### Your objective
The output is the lines below from the one with "(H = logic high, L = logic low)" through the one with "Evaluate the circuit", both included, printed exactly and with no other line.

### Task inputs
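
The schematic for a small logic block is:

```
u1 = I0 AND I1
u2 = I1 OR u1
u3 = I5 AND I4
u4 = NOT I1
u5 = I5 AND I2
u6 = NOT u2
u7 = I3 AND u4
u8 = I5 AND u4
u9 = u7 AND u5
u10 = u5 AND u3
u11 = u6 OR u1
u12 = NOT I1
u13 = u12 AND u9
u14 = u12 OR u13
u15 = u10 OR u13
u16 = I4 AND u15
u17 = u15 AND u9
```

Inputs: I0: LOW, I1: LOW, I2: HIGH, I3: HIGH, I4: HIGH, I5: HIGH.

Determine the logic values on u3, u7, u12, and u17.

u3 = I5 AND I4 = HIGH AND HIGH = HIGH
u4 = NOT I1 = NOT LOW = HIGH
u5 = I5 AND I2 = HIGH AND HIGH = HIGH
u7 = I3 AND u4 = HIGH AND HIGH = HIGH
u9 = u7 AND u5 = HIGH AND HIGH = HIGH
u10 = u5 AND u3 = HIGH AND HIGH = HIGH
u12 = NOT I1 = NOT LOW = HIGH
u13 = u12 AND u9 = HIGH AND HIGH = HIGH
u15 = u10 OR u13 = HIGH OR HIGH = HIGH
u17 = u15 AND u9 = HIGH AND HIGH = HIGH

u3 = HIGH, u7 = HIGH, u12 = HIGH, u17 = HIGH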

---

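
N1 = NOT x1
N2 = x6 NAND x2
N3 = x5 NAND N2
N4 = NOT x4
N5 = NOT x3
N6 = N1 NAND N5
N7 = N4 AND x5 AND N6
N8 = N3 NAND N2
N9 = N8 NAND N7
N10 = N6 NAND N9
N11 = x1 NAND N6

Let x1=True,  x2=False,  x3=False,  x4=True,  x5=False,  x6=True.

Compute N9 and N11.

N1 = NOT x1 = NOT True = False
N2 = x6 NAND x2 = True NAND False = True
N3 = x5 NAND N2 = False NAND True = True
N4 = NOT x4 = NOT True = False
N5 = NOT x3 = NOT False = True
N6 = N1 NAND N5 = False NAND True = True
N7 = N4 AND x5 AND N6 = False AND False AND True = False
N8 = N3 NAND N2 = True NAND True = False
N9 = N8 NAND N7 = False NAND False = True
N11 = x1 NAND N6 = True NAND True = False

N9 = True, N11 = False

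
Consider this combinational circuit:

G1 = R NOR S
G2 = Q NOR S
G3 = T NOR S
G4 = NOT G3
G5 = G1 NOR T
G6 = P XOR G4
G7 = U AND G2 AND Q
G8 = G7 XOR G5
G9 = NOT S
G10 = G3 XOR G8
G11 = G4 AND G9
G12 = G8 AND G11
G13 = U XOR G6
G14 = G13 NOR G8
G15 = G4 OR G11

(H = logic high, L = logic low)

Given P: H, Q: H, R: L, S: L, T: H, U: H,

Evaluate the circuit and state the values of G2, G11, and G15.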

### Reply to the exercise
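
(H = logic high, L = logic low)

Given P: H, Q: H, R: L, S: L, T: H, U: H,

Evaluate the circuit and state the values of G2, G11, and G15.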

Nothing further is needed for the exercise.